Show every line from the entries that follow which holds the word "sqrt".

# [Data supplied]
------------------------------------------------------------

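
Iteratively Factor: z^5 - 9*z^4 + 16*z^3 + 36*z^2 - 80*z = (z - 5)*(z^4 - 4*z^3 - 4*z^2 + 16*z) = z*(z - 5)*(z^3 - 4*z^2 - 4*z + 16) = z*(z - 5)*(z + 2)*(z^2 - 6*z + 8) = z*(z - 5)*(z - 4)*(z + 2)*(z - 2)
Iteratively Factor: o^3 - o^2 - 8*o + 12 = (o + 3)*(o^2 - 4*o + 4) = (o - 2)*(o + 3)*(o - 2)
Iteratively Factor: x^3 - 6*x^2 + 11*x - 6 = (x - 2)*(x^2 - 4*x + 3) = (x - 2)*(x - 1)*(x - 3)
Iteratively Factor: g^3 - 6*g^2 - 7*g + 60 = (g - 5)*(g^2 - g - 12) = (g - 5)*(g + 3)*(g - 4)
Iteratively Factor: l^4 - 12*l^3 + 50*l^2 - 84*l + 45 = (l - 1)*(l^3 - 11*l^2 + 39*l - 45) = (l - 5)*(l - 1)*(l^2 - 6*l + 9) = (l - 5)*(l - 3)*(l - 1)*(l - 3)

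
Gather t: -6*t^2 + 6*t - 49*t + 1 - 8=-6*t^2 - 43*t - 7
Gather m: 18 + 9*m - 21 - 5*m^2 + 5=-5*m^2 + 9*m + 2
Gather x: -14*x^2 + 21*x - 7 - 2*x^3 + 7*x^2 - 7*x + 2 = -2*x^3 - 7*x^2 + 14*x - 5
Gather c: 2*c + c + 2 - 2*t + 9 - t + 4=3*c - 3*t + 15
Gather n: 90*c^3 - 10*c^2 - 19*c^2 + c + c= 90*c^3 - 29*c^2 + 2*c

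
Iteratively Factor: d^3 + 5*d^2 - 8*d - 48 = (d + 4)*(d^2 + d - 12) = (d - 3)*(d + 4)*(d + 4)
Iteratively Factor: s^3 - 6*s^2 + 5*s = (s - 5)*(s^2 - s) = s*(s - 5)*(s - 1)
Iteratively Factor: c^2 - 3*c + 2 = (c - 2)*(c - 1)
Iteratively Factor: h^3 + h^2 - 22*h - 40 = (h - 5)*(h^2 + 6*h + 8) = (h - 5)*(h + 4)*(h + 2)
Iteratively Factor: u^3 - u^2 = (u - 1)*(u^2) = u*(u - 1)*(u)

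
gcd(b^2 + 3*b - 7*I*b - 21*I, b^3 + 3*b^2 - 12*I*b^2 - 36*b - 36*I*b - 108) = b + 3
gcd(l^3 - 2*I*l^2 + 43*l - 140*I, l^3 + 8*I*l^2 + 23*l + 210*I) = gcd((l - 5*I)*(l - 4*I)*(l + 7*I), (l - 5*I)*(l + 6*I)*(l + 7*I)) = l^2 + 2*I*l + 35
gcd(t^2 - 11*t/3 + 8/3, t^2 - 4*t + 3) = t - 1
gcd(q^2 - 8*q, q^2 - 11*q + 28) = 1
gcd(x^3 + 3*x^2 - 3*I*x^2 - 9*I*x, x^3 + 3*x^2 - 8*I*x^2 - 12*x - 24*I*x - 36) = x + 3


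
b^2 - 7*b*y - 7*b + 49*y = (b - 7)*(b - 7*y)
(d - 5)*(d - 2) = d^2 - 7*d + 10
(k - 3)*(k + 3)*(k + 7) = k^3 + 7*k^2 - 9*k - 63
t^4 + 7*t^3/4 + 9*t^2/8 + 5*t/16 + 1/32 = (t + 1/4)*(t + 1/2)^3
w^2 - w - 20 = (w - 5)*(w + 4)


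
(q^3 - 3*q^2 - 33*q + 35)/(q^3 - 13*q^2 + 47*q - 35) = (q + 5)/(q - 5)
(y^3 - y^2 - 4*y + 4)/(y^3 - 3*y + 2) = (y - 2)/(y - 1)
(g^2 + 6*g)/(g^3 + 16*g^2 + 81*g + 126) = g/(g^2 + 10*g + 21)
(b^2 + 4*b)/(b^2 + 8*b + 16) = b/(b + 4)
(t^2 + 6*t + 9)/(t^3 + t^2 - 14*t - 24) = (t + 3)/(t^2 - 2*t - 8)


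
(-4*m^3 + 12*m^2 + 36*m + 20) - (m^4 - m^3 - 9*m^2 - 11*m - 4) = -m^4 - 3*m^3 + 21*m^2 + 47*m + 24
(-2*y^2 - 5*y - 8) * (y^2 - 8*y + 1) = -2*y^4 + 11*y^3 + 30*y^2 + 59*y - 8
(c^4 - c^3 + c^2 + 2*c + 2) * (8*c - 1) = 8*c^5 - 9*c^4 + 9*c^3 + 15*c^2 + 14*c - 2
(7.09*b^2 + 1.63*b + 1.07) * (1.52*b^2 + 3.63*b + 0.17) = 10.7768*b^4 + 28.2143*b^3 + 8.7486*b^2 + 4.1612*b + 0.1819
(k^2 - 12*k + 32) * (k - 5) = k^3 - 17*k^2 + 92*k - 160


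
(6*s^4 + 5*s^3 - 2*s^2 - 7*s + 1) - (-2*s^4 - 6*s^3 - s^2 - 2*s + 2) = 8*s^4 + 11*s^3 - s^2 - 5*s - 1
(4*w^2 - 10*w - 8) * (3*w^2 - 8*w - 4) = 12*w^4 - 62*w^3 + 40*w^2 + 104*w + 32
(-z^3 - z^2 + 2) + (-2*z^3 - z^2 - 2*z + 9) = -3*z^3 - 2*z^2 - 2*z + 11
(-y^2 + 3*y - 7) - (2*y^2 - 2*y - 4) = -3*y^2 + 5*y - 3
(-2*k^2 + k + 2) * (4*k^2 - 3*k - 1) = -8*k^4 + 10*k^3 + 7*k^2 - 7*k - 2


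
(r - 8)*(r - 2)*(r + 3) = r^3 - 7*r^2 - 14*r + 48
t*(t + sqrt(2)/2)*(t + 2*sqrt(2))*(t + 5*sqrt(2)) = t^4 + 15*sqrt(2)*t^3/2 + 27*t^2 + 10*sqrt(2)*t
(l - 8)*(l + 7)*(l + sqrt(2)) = l^3 - l^2 + sqrt(2)*l^2 - 56*l - sqrt(2)*l - 56*sqrt(2)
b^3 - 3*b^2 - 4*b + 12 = (b - 3)*(b - 2)*(b + 2)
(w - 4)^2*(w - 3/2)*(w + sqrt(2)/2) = w^4 - 19*w^3/2 + sqrt(2)*w^3/2 - 19*sqrt(2)*w^2/4 + 28*w^2 - 24*w + 14*sqrt(2)*w - 12*sqrt(2)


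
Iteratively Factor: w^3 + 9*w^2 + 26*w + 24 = (w + 3)*(w^2 + 6*w + 8) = (w + 2)*(w + 3)*(w + 4)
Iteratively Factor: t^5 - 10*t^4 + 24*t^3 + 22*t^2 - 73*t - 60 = (t + 1)*(t^4 - 11*t^3 + 35*t^2 - 13*t - 60) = (t + 1)^2*(t^3 - 12*t^2 + 47*t - 60) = (t - 4)*(t + 1)^2*(t^2 - 8*t + 15) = (t - 5)*(t - 4)*(t + 1)^2*(t - 3)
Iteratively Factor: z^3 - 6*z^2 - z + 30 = (z - 5)*(z^2 - z - 6) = (z - 5)*(z + 2)*(z - 3)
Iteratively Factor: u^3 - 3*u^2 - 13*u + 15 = (u + 3)*(u^2 - 6*u + 5) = (u - 5)*(u + 3)*(u - 1)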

------------------------------------------------------------

# [Answer space]
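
t*(t + sqrt(2)/2)*(t + 2*sqrt(2))*(t + 5*sqrt(2)) = t^4 + 15*sqrt(2)*t^3/2 + 27*t^2 + 10*sqrt(2)*t
(l - 8)*(l + 7)*(l + sqrt(2)) = l^3 - l^2 + sqrt(2)*l^2 - 56*l - sqrt(2)*l - 56*sqrt(2)
(w - 4)^2*(w - 3/2)*(w + sqrt(2)/2) = w^4 - 19*w^3/2 + sqrt(2)*w^3/2 - 19*sqrt(2)*w^2/4 + 28*w^2 - 24*w + 14*sqrt(2)*w - 12*sqrt(2)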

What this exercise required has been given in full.